STORED DATA section start

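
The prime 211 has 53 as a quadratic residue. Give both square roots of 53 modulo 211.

Since 211 ≡ 3 (mod 4), a square root of 53 is 53^((211+1)/4) = 53^53 mod 211.
Repeated squaring: 53^2≡66, 53^4≡136, 53^8≡139, 53^16≡120, 53^32≡52 (mod 211).
53^53 = 53^(32+16+4+1) ≡ 105 (mod 211).
Check: 105² = 11025 ≡ 53 (mod 211). The two roots are 105 and 106.

105, 106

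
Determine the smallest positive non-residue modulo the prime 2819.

(2/2819) = −1, so 2 is the smallest positive non-residue mod 2819.

2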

STORED DATA section end

## EXERCISE PROMPT
Print every entry exactly.

## RESULT FOR THIS EXERCISE
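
The prime 211 has 53 as a quadratic residue. Give both square roots of 53 modulo 211.

Since 211 ≡ 3 (mod 4), a square root of 53 is 53^((211+1)/4) = 53^53 mod 211.
Repeated squaring: 53^2≡66, 53^4≡136, 53^8≡139, 53^16≡120, 53^32≡52 (mod 211).
53^53 = 53^(32+16+4+1) ≡ 105 (mod 211).
Check: 105² = 11025 ≡ 53 (mod 211). The two roots are 105 and 106.

105, 106

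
Determine the smallest positive non-residue modulo the prime 2819.

(2/2819) = −1, so 2 is the smallest positive non-residue mod 2819.

2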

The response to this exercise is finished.